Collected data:
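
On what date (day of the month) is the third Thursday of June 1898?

June 1, 1898 is a Wednesday, so the first Thursday is the 2nd.
The third Thursday is 2 + 14 = 16.

16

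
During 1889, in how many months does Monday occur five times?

A month of length L has five Mondays iff its first Monday is on day ≤ L−28 (so day 1–3 in a 31-day month, 1–2 in a 30-day month, day 1 in a leap February).
Checking each month of 1889: Jan starts Tue (31d); Feb starts Fri (28d); Mar starts Fri (31d); Apr starts Mon (30d) ✓; May starts Wed (31d); Jun starts Sat (30d); Jul starts Mon (31d) ✓; Aug starts Thu (31d); Sep starts Sun (30d) ✓; Oct starts Tue (31d); Nov starts Fri (30d); Dec starts Sun (31d) ✓.
Five-Monday months: April, July, September, December → 4.

4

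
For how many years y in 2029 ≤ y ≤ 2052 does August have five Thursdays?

August has 31 days; it has five Thursdays when Thursday falls among the first (month-length − 28) days — i.e. when August 1 is one of Thursday/Wednesday/Tuesday.
August 1 by year: 2029:Wed✓ 2030:Thu✓ 2031:Fri 2032:Sun 2033:Mon 2034:Tue✓ 2035:Wed✓ 2036:Fri 2037:Sat 2038:Sun 2039:Mon 2040:Wed✓ 2041:Thu✓ 2042:Fri 2043:Sat 2044:Mon 2045:Tue✓ 2046:Wed✓ 2047:Thu✓ 2048:Sat 2049:Sun 2050:Mon 2051:Tue✓ 2052:Thu✓
Years with five Thursdays: 2029, 2030, 2034, 2035, 2040, 2041, 2045, 2046, 2047, 2051, 2052 → 11.

11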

§ WHAT IS BEING ASKED: Word for word, copy out all the data given above.

§ RESPONSE TO THIS TASK:
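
On what date (day of the month) is the third Thursday of June 1898?

June 1, 1898 is a Wednesday, so the first Thursday is the 2nd.
The third Thursday is 2 + 14 = 16.

16

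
During 1889, in how many months does Monday occur five times?

A month of length L has five Mondays iff its first Monday is on day ≤ L−28 (so day 1–3 in a 31-day month, 1–2 in a 30-day month, day 1 in a leap February).
Checking each month of 1889: Jan starts Tue (31d); Feb starts Fri (28d); Mar starts Fri (31d); Apr starts Mon (30d) ✓; May starts Wed (31d); Jun starts Sat (30d); Jul starts Mon (31d) ✓; Aug starts Thu (31d); Sep starts Sun (30d) ✓; Oct starts Tue (31d); Nov starts Fri (30d); Dec starts Sun (31d) ✓.
Five-Monday months: April, July, September, December → 4.

4

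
For how many years y in 2029 ≤ y ≤ 2052 does August have five Thursdays?

August has 31 days; it has five Thursdays when Thursday falls among the first (month-length − 28) days — i.e. when August 1 is one of Thursday/Wednesday/Tuesday.
August 1 by year: 2029:Wed✓ 2030:Thu✓ 2031:Fri 2032:Sun 2033:Mon 2034:Tue✓ 2035:Wed✓ 2036:Fri 2037:Sat 2038:Sun 2039:Mon 2040:Wed✓ 2041:Thu✓ 2042:Fri 2043:Sat 2044:Mon 2045:Tue✓ 2046:Wed✓ 2047:Thu✓ 2048:Sat 2049:Sun 2050:Mon 2051:Tue✓ 2052:Thu✓
Years with five Thursdays: 2029, 2030, 2034, 2035, 2040, 2041, 2045, 2046, 2047, 2051, 2052 → 11.

11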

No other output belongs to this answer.